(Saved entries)
>>>>>
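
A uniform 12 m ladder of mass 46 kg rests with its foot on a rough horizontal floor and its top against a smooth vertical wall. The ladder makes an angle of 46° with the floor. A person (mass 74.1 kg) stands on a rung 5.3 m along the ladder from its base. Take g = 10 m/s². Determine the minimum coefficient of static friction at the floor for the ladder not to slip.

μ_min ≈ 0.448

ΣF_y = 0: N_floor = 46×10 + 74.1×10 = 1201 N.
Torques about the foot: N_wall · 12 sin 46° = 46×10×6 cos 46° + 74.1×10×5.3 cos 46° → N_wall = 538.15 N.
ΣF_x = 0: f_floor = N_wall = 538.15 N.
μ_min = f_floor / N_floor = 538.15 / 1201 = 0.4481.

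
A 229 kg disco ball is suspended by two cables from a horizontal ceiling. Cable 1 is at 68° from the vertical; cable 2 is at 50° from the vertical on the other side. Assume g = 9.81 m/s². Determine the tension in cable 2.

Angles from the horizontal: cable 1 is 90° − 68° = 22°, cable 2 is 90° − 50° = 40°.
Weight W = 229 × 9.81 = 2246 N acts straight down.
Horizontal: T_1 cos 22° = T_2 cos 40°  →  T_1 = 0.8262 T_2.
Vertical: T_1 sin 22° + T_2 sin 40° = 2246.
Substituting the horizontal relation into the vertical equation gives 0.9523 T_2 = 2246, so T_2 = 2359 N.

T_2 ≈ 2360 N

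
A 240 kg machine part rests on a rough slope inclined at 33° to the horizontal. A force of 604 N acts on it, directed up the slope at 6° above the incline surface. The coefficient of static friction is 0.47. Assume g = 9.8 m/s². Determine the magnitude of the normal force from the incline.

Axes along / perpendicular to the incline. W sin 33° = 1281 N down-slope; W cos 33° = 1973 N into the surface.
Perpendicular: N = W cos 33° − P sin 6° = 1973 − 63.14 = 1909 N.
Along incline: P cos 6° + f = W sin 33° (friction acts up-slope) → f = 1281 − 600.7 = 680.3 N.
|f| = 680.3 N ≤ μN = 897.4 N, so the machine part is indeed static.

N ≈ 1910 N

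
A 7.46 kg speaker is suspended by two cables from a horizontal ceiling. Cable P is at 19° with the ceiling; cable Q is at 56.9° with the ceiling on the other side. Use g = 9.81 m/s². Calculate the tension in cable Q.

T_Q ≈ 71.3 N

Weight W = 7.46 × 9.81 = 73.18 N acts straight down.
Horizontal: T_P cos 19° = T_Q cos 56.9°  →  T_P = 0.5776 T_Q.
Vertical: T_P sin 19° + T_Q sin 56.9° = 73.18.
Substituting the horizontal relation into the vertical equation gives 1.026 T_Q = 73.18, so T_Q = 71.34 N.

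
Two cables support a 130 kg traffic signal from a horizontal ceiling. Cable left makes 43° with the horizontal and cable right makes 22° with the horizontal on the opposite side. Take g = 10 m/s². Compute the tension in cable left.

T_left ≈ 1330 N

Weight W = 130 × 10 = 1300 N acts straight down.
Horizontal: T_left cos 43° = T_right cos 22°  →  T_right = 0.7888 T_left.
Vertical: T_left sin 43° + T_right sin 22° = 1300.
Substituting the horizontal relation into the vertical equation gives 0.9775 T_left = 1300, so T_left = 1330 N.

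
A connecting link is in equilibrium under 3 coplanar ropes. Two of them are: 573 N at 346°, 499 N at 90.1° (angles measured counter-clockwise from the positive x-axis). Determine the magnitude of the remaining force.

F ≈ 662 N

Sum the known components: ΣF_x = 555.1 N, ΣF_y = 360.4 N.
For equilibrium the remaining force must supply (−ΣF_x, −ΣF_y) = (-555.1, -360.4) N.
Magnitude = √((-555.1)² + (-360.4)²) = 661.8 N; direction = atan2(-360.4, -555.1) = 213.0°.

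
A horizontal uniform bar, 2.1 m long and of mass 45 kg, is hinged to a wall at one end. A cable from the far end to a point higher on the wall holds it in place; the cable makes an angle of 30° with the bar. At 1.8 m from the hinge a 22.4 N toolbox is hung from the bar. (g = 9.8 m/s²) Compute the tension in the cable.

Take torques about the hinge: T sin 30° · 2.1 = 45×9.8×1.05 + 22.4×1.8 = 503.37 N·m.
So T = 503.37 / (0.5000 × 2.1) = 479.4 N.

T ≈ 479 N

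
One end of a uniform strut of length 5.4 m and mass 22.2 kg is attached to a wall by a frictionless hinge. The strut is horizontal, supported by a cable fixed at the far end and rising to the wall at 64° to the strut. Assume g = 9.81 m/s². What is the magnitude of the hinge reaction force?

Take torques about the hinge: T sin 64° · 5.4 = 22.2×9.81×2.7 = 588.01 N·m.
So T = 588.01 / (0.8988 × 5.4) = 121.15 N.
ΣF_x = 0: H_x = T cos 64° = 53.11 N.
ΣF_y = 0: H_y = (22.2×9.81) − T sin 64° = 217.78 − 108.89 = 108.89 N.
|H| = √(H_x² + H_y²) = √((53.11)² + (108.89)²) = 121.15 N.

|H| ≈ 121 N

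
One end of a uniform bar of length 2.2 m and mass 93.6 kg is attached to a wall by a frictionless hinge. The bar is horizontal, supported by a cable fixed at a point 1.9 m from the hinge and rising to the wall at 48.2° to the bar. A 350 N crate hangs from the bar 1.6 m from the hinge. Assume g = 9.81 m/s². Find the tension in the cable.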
<<<<<
[ASSIGNED TASK] Exactly reproduce every line found in the records.

[TASK ANSWER]
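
A uniform 12 m ladder of mass 46 kg rests with its foot on a rough horizontal floor and its top against a smooth vertical wall. The ladder makes an angle of 46° with the floor. A person (mass 74.1 kg) stands on a rung 5.3 m along the ladder from its base. Take g = 10 m/s². Determine the minimum coefficient of static friction at the floor for the ladder not to slip.

μ_min ≈ 0.448

ΣF_y = 0: N_floor = 46×10 + 74.1×10 = 1201 N.
Torques about the foot: N_wall · 12 sin 46° = 46×10×6 cos 46° + 74.1×10×5.3 cos 46° → N_wall = 538.15 N.
ΣF_x = 0: f_floor = N_wall = 538.15 N.
μ_min = f_floor / N_floor = 538.15 / 1201 = 0.4481.

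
A 229 kg disco ball is suspended by two cables from a horizontal ceiling. Cable 1 is at 68° from the vertical; cable 2 is at 50° from the vertical on the other side. Assume g = 9.81 m/s². Determine the tension in cable 2.

Angles from the horizontal: cable 1 is 90° − 68° = 22°, cable 2 is 90° − 50° = 40°.
Weight W = 229 × 9.81 = 2246 N acts straight down.
Horizontal: T_1 cos 22° = T_2 cos 40°  →  T_1 = 0.8262 T_2.
Vertical: T_1 sin 22° + T_2 sin 40° = 2246.
Substituting the horizontal relation into the vertical equation gives 0.9523 T_2 = 2246, so T_2 = 2359 N.

T_2 ≈ 2360 N

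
A 240 kg machine part rests on a rough slope inclined at 33° to the horizontal. A force of 604 N acts on it, directed up the slope at 6° above the incline surface. The coefficient of static friction is 0.47. Assume g = 9.8 m/s². Determine the magnitude of the normal force from the incline.

Axes along / perpendicular to the incline. W sin 33° = 1281 N down-slope; W cos 33° = 1973 N into the surface.
Perpendicular: N = W cos 33° − P sin 6° = 1973 − 63.14 = 1909 N.
Along incline: P cos 6° + f = W sin 33° (friction acts up-slope) → f = 1281 − 600.7 = 680.3 N.
|f| = 680.3 N ≤ μN = 897.4 N, so the machine part is indeed static.

N ≈ 1910 N

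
A 7.46 kg speaker is suspended by two cables from a horizontal ceiling. Cable P is at 19° with the ceiling; cable Q is at 56.9° with the ceiling on the other side. Use g = 9.81 m/s². Calculate the tension in cable Q.

T_Q ≈ 71.3 N

Weight W = 7.46 × 9.81 = 73.18 N acts straight down.
Horizontal: T_P cos 19° = T_Q cos 56.9°  →  T_P = 0.5776 T_Q.
Vertical: T_P sin 19° + T_Q sin 56.9° = 73.18.
Substituting the horizontal relation into the vertical equation gives 1.026 T_Q = 73.18, so T_Q = 71.34 N.

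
Two cables support a 130 kg traffic signal from a horizontal ceiling. Cable left makes 43° with the horizontal and cable right makes 22° with the horizontal on the opposite side. Take g = 10 m/s². Compute the tension in cable left.

T_left ≈ 1330 N

Weight W = 130 × 10 = 1300 N acts straight down.
Horizontal: T_left cos 43° = T_right cos 22°  →  T_right = 0.7888 T_left.
Vertical: T_left sin 43° + T_right sin 22° = 1300.
Substituting the horizontal relation into the vertical equation gives 0.9775 T_left = 1300, so T_left = 1330 N.

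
A connecting link is in equilibrium under 3 coplanar ropes. Two of them are: 573 N at 346°, 499 N at 90.1° (angles measured counter-clockwise from the positive x-axis). Determine the magnitude of the remaining force.

F ≈ 662 N

Sum the known components: ΣF_x = 555.1 N, ΣF_y = 360.4 N.
For equilibrium the remaining force must supply (−ΣF_x, −ΣF_y) = (-555.1, -360.4) N.
Magnitude = √((-555.1)² + (-360.4)²) = 661.8 N; direction = atan2(-360.4, -555.1) = 213.0°.

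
A horizontal uniform bar, 2.1 m long and of mass 45 kg, is hinged to a wall at one end. A cable from the far end to a point higher on the wall holds it in place; the cable makes an angle of 30° with the bar. At 1.8 m from the hinge a 22.4 N toolbox is hung from the bar. (g = 9.8 m/s²) Compute the tension in the cable.

Take torques about the hinge: T sin 30° · 2.1 = 45×9.8×1.05 + 22.4×1.8 = 503.37 N·m.
So T = 503.37 / (0.5000 × 2.1) = 479.4 N.

T ≈ 479 N

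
One end of a uniform strut of length 5.4 m and mass 22.2 kg is attached to a wall by a frictionless hinge. The strut is horizontal, supported by a cable fixed at the far end and rising to the wall at 64° to the strut. Assume g = 9.81 m/s². What is the magnitude of the hinge reaction force?

Take torques about the hinge: T sin 64° · 5.4 = 22.2×9.81×2.7 = 588.01 N·m.
So T = 588.01 / (0.8988 × 5.4) = 121.15 N.
ΣF_x = 0: H_x = T cos 64° = 53.11 N.
ΣF_y = 0: H_y = (22.2×9.81) − T sin 64° = 217.78 − 108.89 = 108.89 N.
|H| = √(H_x² + H_y²) = √((53.11)² + (108.89)²) = 121.15 N.

|H| ≈ 121 N

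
One end of a uniform bar of length 2.2 m and mass 93.6 kg is attached to a wall by a frictionless hinge. The bar is horizontal, supported by a cable fixed at a point 1.9 m from the hinge and rising to the wall at 48.2° to the bar. A 350 N crate hangs from the bar 1.6 m from the hinge. Assume g = 9.81 m/s². Find the tension in the cable.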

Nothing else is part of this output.